INFORMATION section start

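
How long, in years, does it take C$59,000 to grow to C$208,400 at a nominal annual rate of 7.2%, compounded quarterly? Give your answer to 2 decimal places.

17.68 years

Periodic rate i = 0.072/4 = 0.018.
(1+i)^n = 208400/59000 = 3.53220, so n = ln 3.53220 / ln 1.018 = 70.7359 quarters
= 70.7359/4 years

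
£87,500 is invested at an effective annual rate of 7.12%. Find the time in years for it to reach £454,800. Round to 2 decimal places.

(1+i)^n = 454800/87500 = 5.19771, so n = ln 5.19771 / ln 1.0712 = 23.9638 years

23.96 years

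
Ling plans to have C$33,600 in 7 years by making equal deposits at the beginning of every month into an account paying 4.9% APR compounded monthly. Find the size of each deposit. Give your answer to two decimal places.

Periodic rate i = 0.049/12 = 0.00408333; n = 7 × 12 = 84 periods.
FV-annuity factor × (1+i) = 100.371847; PMT = 33600 / 100.371847 = 334.7552

C$334.76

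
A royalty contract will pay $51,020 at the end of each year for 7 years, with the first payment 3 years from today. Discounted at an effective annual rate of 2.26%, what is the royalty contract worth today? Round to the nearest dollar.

PV at t=2 (ordinary 7-year annuity): 51020 × a(7|0.0226) = 51020 × 6.407795 = 326,925.7045
Discount back 2 years: 326,925.7045 × (1+0.0226)^(−2) = 326,925.7045 × 0.956287 = 312,634.9245

$312,635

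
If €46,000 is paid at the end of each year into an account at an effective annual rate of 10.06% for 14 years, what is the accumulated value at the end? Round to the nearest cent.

€1,292,481.32

FV = PMT · [(1+i)^n − 1] / i = 46000 · 28.097420 = 1,292,481.3207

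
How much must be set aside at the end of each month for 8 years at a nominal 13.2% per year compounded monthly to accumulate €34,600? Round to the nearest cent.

€204.81

With 12 periods per year: i = 0.011, n = 96.
PMT = 34600 / ( [(1+0.011)^96 − 1] / 0.011 ) = 34600 / 168.938235 = 204.8086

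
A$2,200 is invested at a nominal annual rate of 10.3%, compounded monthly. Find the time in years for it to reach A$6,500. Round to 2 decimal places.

10.56 years

Periodic rate i = 0.103/12 = 0.00858333.
(1+i)^n = 6500/2200 = 2.95455, so n = ln 2.95455 / ln 1.00858 = 126.7558 months
= 126.7558/12 years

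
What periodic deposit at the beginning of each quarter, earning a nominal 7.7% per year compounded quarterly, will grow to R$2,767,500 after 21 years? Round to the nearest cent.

i = 0.077/4 = 0.01925 per quarter; n = 21·4 = 84.
FV-annuity factor × (1+i) = 209.734046; PMT = 2.7675e+06 / 209.734046 = 13,195.2825

R$13,195.28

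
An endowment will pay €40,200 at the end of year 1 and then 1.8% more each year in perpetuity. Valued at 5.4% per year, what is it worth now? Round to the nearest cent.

PV = PMT / (i − g) = 40200 / (0.054 − 0.018) = 40200 / 0.036000 = 1,116,666.6667

€1,116,666.67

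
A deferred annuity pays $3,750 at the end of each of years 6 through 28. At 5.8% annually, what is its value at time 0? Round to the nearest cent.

$35,437.14

PV at t=5 (ordinary 23-year annuity): 3750 × a(23|0.058) = 3750 × 12.527248 = 46,977.1811
Discount back 5 years: 46,977.1811 × (1+0.058)^(−5) = 46,977.1811 × 0.754348 = 35,437.1359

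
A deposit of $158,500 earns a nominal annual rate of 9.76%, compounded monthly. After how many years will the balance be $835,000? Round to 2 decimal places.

17.09 years

Periodic rate i = 0.0976/12 = 0.00813333.
(1+i)^n = 835000/158500 = 5.26814, so n = ln 5.26814 / ln 1.00813 = 205.1343 months
= 205.1343/12 years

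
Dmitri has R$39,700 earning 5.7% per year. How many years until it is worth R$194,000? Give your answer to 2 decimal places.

28.62 years

n = ln(194000/39700) / ln(1+0.057) = ln(4.88665) / 0.055435 = 28.6194 years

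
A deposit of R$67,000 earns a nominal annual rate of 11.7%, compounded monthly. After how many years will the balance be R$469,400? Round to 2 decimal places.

Periodic rate i = 0.117/12 = 0.00975.
n = ln(469400/67000) / ln(1+0.00975) = ln(7.00597) / 0.009703 = 200.6398 months
= 200.6398/12 years

16.72 years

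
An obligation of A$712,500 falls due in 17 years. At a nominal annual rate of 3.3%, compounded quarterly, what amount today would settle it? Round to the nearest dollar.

i = 0.033/4 = 0.00825 per quarter; n = 17·4 = 68.
PV = 712,500 / (1 + 0.00825)^68 = 712,500 / 1.748396 = 407,516.4858

A$407,516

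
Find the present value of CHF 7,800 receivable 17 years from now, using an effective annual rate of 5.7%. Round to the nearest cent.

CHF 3,039.62

PV = FV·(1+i)^(−n) = 7,800 × 0.389695 = 3,039.6237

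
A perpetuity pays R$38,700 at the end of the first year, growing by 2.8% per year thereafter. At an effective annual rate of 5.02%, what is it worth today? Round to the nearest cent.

PV = D₁/(r − g) = 38700/(0.0502 − 0.028) = 1,743,243.2432

R$1,743,243.24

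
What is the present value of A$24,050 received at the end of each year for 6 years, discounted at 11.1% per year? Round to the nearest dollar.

A$101,452

PV = PMT · [1 − (1+i)^(−n)] / i = 24050 · 4.218379 = 101,452.0051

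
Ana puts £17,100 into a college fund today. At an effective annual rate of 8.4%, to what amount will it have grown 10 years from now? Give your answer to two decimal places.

£38,307.95

FV = PV·(1+i)^n = 17,100 × 2.240231 = 38,307.9518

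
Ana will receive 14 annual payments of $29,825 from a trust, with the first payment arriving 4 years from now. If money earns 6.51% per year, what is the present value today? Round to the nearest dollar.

$222,359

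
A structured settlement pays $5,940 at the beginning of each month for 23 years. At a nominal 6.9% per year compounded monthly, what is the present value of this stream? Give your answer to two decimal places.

Periodic rate i = 0.069/12 = 0.00575; n = 23 × 12 = 276 periods.
PV = 5940 × [1 − (1+0.00575)^(−276)] / 0.00575 × (1+i) = 5940 × 138.973644 = 825,503.4467
(annuity-due: payments at period start, so ×(1+i).)

$825,503.45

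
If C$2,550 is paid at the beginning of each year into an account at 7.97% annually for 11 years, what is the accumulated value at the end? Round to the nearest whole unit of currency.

FV = 2550 × [(1+0.0797)^11 − 1] / 0.0797 × (1+i) = 2550 × 17.943401 = 45,755.6716
(Beginning-of-period payments → annuity-due factor ×(1+i).)

C$45,756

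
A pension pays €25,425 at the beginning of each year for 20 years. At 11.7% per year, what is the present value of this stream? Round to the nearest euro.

€216,183

PV = 25425 × [1 − (1+0.117)^(−20)] / 0.117 × (1+i) = 25425 × 8.502760 = 216,182.6749
(annuity-due: payments at period start, so ×(1+i).)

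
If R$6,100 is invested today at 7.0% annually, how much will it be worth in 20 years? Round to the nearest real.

6,100 × (1+0.07)^20 = 6,100 × 3.869684 = 23,605.0752

R$23,605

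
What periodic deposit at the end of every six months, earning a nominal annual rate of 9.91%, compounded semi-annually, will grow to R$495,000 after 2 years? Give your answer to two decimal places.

Periodic rate i = 0.0991/2 = 0.04955; n = 2 × 2 = 4 periods.
PMT = 495000 / ( [(1+0.04955)^4 − 1] / 0.04955 ) = 495000 / 4.307242 = 114,922.7154

R$114,922.72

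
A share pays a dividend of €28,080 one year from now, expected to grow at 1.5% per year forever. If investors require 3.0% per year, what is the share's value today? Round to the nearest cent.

€1,872,000.00

PV = PMT / (i − g) = 28080 / (0.03 − 0.015) = 28080 / 0.015000 = 1,872,000.0000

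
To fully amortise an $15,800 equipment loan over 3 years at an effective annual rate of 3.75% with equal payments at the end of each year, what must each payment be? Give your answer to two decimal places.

$5,666.51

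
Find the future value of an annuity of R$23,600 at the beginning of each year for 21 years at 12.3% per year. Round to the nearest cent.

FV = 23600 × [(1+0.123)^21 − 1] / 0.123 × (1+i) = 23600 × 95.209605 = 2,246,946.6760
(annuity-due: payments at period start, so ×(1+i).)

R$2,246,946.68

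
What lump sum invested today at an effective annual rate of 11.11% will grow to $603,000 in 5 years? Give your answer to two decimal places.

PV = 603,000 / (1 + 0.1111)^5 = 603,000 / 1.693424 = 356,083.2738

$356,083.27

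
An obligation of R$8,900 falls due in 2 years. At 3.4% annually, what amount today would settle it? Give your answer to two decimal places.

R$8,324.32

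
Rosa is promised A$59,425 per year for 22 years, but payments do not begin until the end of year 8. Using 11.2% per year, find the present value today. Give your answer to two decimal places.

PV at t=7 (ordinary 22-year annuity): 59425 × a(22|0.112) = 59425 × 8.064645 = 479,241.5412
Discount back 7 years: 479,241.5412 × (1+0.112)^(−7) = 479,241.5412 × 0.475627 = 227,940.2107

A$227,940.21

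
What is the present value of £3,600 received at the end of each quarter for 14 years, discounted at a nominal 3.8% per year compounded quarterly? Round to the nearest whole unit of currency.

£155,783

i = 0.038/4 = 0.0095 per quarter; n = 14·4 = 56.
PV = 3600 × [1 − (1+0.0095)^(−56)] / 0.0095 = 3600 × 43.273064 = 155,783.0320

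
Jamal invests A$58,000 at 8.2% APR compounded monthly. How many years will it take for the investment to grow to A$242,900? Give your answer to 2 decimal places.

17.53 years

Periodic rate i = 0.082/12 = 0.00683333.
n = ln(242900/58000) / ln(1+0.00683333) = ln(4.18793) / 0.006810 = 210.3065 months
= 210.3065/12 years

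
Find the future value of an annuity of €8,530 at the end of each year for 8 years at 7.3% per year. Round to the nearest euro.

FV = PMT · [(1+i)^n − 1] / i = 8530 · 10.371305 = 88,467.2296

€88,467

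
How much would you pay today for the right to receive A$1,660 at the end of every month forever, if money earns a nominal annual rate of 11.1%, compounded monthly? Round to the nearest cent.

A$179,459.46

Periodic rate i = 0.111/12 = 0.00925.
PV = C/r = 1660/0.00925 = 179,459.4595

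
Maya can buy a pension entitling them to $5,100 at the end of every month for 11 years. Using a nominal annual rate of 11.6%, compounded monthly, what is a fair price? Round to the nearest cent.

$379,404.37

Periodic rate i = 0.116/12 = 0.00966667; n = 11 × 12 = 132 periods.
Annuity factor a(132|0.00966667) = 74.393014; PV = 5100 × 74.393014 = 379,404.3694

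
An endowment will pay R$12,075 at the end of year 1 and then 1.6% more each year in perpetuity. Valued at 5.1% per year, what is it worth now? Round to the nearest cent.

R$345,000.00

PV = PMT / (i − g) = 12075 / (0.051 − 0.016) = 12075 / 0.035000 = 345,000.0000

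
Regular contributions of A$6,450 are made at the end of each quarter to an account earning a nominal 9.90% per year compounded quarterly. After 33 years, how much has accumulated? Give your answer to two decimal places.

A$6,309,174.65

With 4 periods per year: i = 0.02475, n = 132.
FV = PMT · [(1+i)^n − 1] / i = 6450 · 978.166613 = 6,309,174.6522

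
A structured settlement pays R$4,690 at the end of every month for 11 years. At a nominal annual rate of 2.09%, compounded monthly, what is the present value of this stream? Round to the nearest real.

R$552,643

With 12 periods per year: i = 0.00174167, n = 132.
PV = 4690 × [1 − (1+0.00174167)^(−132)] / 0.00174167 = 4690 × 117.834272 = 552,642.7352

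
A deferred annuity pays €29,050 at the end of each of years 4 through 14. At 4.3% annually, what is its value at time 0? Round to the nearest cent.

Value one period before first payment (t=3): 29050 × [1 − (1+0.043)^(−11)] / 0.043 = 29050 × 8.620429 = 250,423.4609
Discount back 3 years: 250,423.4609 × (1+0.043)^(−3) = 250,423.4609 × 0.881347 = 220,710.0392

€220,710.04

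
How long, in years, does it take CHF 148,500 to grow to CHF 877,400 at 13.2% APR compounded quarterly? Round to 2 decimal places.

Periodic rate i = 0.132/4 = 0.033.
n = ln(877400/148500) / ln(1+0.033) = ln(5.90842) / 0.032467 = 54.7130 quarters
= 54.7130/4 years

13.68 years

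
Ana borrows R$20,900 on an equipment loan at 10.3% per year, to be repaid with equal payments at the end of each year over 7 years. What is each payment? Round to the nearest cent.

Annuity-PV factor = 4.820704; PMT = 20900 / 4.820704 = 4,335.4662

R$4,335.47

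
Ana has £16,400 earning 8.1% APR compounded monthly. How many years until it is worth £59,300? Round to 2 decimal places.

15.92 years

Periodic rate i = 0.081/12 = 0.00675.
n = ln(59300/16400) / ln(1+0.00675) = ln(3.61585) / 0.006727 = 191.0609 months
= 191.0609/12 years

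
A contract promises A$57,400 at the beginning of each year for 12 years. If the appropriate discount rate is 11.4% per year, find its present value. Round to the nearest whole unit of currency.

A$407,352

Annuity factor a(12|0.114) × (1+i) = 7.096719; PV = 57400 × 7.096719 = 407,351.6577
Payments are at the start of each period, so multiply by (1+i).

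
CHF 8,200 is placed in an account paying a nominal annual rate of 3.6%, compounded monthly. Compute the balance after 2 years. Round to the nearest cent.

CHF 8,811.22

With 12 periods per year: i = 0.003, n = 24.
8,200 × (1+0.003)^24 = 8,200 × 1.074540 = 8,811.2241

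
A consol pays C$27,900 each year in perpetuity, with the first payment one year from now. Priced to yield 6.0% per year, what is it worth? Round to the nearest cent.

C$465,000.00

PV = C/r = 27900/0.06 = 465,000.0000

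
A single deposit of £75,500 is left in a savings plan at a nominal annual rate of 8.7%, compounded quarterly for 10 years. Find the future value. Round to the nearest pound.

£178,539

Periodic rate i = 0.087/4 = 0.02175; n = 10 × 4 = 40 periods.
FV = PV·(1+i)^n = 75,500 × 2.364753 = 178,538.8804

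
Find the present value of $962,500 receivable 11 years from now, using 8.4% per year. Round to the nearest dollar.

$396,350

Discount factor = (1+0.084)^(−11) = 0.411792; PV = 962,500 × 0.411792 = 396,349.7914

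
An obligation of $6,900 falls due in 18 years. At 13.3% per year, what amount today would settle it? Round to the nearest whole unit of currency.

PV = 6,900 / (1 + 0.133)^18 = 6,900 / 9.465387 = 728.9718

$729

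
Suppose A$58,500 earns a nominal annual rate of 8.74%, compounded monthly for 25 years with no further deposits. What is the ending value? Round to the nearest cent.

Periodic rate i = 0.0874/12 = 0.00728333; n = 25 × 12 = 300 periods.
FV = 58,500 × (1 + 0.00728333)^300 = 516,000.7085

A$516,000.71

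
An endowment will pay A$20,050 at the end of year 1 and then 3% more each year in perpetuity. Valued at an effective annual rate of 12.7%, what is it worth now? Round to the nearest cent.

PV = PMT / (i − g) = 20050 / (0.127 − 0.03) = 20050 / 0.097000 = 206,701.0309

A$206,701.03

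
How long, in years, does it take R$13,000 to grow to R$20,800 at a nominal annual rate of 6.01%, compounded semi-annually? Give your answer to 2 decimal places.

Periodic rate i = 0.0601/2 = 0.03005.
(1+i)^n = 20800/13000 = 1.60000, so n = ln 1.60000 / ln 1.03005 = 15.8746 half-years
= 15.8746/2 years

7.94 years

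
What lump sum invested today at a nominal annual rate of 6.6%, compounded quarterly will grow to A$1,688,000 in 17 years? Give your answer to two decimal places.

i = 0.066/4 = 0.0165 per quarter; n = 17·4 = 68.
PV = 1,688,000 / (1 + 0.0165)^68 = 1,688,000 / 3.043001 = 554,715.6262

A$554,715.63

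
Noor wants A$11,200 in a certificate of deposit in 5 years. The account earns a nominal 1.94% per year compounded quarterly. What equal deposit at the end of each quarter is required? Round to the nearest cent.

A$534.63

i = 0.0194/4 = 0.00485 per quarter; n = 5·4 = 20.
PMT = 11200 / ( [(1+0.00485)^20 − 1] / 0.00485 ) = 11200 / 20.948877 = 534.6349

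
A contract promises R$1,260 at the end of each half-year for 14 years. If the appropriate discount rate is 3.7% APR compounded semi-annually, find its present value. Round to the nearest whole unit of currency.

R$27,343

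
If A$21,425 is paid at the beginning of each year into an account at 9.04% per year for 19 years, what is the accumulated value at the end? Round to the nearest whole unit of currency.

A$1,079,613

FV = 21425 × [(1+0.0904)^19 − 1] / 0.0904 × (1+i) = 21425 × 50.390351 = 1,079,613.2806
(Beginning-of-period payments → annuity-due factor ×(1+i).)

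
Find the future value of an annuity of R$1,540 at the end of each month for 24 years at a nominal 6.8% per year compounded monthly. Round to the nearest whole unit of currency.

With 12 periods per year: i = 0.00566667, n = 288.
Accumulation factor s(288|0.00566667) = 721.868516; FV = 1540 × 721.868516 = 1,111,677.5139

R$1,111,678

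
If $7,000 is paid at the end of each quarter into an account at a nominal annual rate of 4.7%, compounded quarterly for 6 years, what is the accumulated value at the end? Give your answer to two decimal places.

With 4 periods per year: i = 0.01175, n = 24.
FV = 7000 × [(1+0.01175)^24 − 1] / 0.01175 = 7000 × 27.540518 = 192,783.6234

$192,783.62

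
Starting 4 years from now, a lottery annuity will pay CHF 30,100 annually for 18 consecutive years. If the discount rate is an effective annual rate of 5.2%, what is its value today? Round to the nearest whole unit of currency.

PV at t=3 (ordinary 18-year annuity): 30100 × a(18|0.052) = 30100 × 11.509062 = 346,422.7617
Discount back 3 years: 346,422.7617 × (1+0.052)^(−3) = 346,422.7617 × 0.858920 = 297,549.4831

CHF 297,549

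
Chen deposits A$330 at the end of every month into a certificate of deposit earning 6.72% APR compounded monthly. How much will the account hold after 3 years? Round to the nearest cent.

With 12 periods per year: i = 0.0056, n = 36.
FV = 330 × [(1+0.0056)^36 − 1] / 0.0056 = 330 × 39.762637 = 13,121.6701

A$13,121.67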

INFORMATION section end

WHAT IS REQUIRED ▸
Each line from the one containing "Starting 4 years" through the final line of the records must be repeated exactly, with no line added or dropped.

EXERCISE SOLUTION ▸
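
Starting 4 years from now, a lottery annuity will pay CHF 30,100 annually for 18 consecutive years. If the discount rate is an effective annual rate of 5.2%, what is its value today? Round to the nearest whole unit of currency.

PV at t=3 (ordinary 18-year annuity): 30100 × a(18|0.052) = 30100 × 11.509062 = 346,422.7617
Discount back 3 years: 346,422.7617 × (1+0.052)^(−3) = 346,422.7617 × 0.858920 = 297,549.4831

CHF 297,549

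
Chen deposits A$330 at the end of every month into a certificate of deposit earning 6.72% APR compounded monthly. How much will the account hold after 3 years? Round to the nearest cent.

With 12 periods per year: i = 0.0056, n = 36.
FV = 330 × [(1+0.0056)^36 − 1] / 0.0056 = 330 × 39.762637 = 13,121.6701

A$13,121.67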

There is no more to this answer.